Aim of the exercise: Which lines below contain the word "maximal"? Copy each of them.

═════ Available records ═════

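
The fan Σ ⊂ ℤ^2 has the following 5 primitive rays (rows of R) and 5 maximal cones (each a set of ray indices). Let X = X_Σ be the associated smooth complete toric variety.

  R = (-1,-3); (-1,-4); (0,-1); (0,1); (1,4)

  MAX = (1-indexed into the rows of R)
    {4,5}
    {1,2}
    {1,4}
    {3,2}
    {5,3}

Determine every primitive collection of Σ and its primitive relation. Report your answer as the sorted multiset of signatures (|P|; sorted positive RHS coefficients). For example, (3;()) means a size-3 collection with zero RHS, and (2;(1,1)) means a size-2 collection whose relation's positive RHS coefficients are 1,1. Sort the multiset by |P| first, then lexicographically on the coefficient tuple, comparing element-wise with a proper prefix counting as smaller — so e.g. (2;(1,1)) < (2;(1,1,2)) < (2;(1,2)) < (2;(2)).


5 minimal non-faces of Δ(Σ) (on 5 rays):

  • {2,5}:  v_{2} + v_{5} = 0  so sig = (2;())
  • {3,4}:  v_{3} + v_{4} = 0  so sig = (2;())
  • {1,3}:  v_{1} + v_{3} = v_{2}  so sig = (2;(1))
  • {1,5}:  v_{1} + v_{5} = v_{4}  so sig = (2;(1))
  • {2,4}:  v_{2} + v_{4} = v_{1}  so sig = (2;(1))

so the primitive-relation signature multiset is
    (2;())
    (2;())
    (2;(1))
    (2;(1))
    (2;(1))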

═════
═════ Available records ═════

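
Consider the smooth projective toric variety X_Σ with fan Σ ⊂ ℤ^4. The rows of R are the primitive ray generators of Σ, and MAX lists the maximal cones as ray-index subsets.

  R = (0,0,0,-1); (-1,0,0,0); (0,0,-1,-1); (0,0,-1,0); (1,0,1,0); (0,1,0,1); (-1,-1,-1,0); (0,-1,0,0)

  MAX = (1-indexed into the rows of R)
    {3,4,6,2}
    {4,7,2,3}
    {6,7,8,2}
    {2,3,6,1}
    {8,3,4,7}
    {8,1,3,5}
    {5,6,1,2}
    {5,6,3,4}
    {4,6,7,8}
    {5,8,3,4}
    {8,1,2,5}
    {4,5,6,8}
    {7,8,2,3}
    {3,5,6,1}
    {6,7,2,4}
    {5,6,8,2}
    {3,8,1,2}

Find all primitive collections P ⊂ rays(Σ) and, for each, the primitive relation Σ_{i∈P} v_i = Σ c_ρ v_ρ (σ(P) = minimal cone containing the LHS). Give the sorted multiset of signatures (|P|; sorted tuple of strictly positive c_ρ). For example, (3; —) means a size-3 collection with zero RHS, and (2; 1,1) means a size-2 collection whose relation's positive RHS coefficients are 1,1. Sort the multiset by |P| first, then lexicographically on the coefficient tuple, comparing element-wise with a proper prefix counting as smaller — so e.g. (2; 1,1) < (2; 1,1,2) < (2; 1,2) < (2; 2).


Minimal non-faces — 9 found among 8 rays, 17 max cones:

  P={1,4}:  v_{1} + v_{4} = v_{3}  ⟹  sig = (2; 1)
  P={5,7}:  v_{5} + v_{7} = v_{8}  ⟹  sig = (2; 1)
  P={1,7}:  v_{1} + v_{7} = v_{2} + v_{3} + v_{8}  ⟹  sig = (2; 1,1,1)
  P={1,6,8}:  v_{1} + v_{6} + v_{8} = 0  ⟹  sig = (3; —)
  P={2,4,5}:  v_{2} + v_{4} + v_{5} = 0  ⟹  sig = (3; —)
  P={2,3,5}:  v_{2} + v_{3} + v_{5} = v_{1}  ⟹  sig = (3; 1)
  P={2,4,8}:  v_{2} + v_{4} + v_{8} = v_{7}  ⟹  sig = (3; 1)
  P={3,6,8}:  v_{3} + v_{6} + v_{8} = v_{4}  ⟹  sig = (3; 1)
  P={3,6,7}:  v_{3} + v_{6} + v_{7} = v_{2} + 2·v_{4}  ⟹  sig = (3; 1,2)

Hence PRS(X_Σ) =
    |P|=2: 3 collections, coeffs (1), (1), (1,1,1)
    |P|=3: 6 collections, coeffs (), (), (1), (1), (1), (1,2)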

═════

Answer to the problem:
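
The fan Σ ⊂ ℤ^2 has the following 5 primitive rays (rows of R) and 5 maximal cones (each a set of ray indices). Let X = X_Σ be the associated smooth complete toric variety.
Consider the smooth projective toric variety X_Σ with fan Σ ⊂ ℤ^4. The rows of R are the primitive ray generators of Σ, and MAX lists the maximal cones as ray-index subsets.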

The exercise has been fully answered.